WHAT YOU ARE ASKED TO DO:
Look through the listing below for the string "update". Say how many lines hold it, and nothing else.

MATERIAL FOR THIS TASK:
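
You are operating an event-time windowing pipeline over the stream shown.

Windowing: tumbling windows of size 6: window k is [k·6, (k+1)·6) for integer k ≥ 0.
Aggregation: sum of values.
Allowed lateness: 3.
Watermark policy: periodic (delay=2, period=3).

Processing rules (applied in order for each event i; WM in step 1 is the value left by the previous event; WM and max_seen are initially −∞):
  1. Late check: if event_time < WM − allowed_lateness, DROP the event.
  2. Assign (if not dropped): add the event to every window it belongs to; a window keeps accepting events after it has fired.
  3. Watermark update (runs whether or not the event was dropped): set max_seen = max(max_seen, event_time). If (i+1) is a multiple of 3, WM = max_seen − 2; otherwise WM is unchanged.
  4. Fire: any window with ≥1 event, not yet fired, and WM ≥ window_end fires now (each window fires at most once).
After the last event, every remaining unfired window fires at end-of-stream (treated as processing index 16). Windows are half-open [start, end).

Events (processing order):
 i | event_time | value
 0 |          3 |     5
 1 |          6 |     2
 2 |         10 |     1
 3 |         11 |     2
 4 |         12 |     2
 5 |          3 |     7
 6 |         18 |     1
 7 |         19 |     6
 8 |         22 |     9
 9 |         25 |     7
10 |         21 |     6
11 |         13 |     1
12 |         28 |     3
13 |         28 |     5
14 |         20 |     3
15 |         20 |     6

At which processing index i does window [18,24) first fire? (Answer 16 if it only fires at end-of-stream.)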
* * *
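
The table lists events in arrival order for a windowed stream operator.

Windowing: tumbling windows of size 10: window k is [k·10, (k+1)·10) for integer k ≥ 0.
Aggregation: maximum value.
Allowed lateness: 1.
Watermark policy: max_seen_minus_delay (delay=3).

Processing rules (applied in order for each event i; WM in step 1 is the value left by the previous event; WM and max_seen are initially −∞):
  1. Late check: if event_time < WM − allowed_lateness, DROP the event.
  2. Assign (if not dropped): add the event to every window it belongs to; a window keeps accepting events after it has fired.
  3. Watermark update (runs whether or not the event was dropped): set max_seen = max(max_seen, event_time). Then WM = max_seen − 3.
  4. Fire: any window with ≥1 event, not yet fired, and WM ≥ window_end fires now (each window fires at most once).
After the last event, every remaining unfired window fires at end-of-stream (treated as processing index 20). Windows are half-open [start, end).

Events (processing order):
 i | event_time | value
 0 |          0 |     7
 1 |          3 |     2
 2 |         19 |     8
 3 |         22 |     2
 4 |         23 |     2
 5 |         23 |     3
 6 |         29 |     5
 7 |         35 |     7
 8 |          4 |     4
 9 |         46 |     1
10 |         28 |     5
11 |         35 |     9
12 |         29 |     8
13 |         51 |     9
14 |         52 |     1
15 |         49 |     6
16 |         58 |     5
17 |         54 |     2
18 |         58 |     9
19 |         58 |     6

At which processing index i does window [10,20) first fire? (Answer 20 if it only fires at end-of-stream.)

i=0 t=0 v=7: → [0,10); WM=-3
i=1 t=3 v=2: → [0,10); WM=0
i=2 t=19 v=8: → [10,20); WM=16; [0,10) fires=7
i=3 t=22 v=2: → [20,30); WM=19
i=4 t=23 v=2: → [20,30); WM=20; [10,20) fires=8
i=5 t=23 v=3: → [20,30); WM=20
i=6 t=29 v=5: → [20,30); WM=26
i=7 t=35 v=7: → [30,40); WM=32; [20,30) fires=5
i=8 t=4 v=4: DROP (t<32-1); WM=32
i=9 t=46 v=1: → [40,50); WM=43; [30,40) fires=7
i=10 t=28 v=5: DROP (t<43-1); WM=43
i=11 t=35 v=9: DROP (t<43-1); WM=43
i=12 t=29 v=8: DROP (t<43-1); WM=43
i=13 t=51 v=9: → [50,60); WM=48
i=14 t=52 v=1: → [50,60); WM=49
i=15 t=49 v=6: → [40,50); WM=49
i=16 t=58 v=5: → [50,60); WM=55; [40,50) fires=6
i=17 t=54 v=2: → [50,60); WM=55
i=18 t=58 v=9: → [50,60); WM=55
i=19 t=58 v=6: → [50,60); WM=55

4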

SOLUTION:
2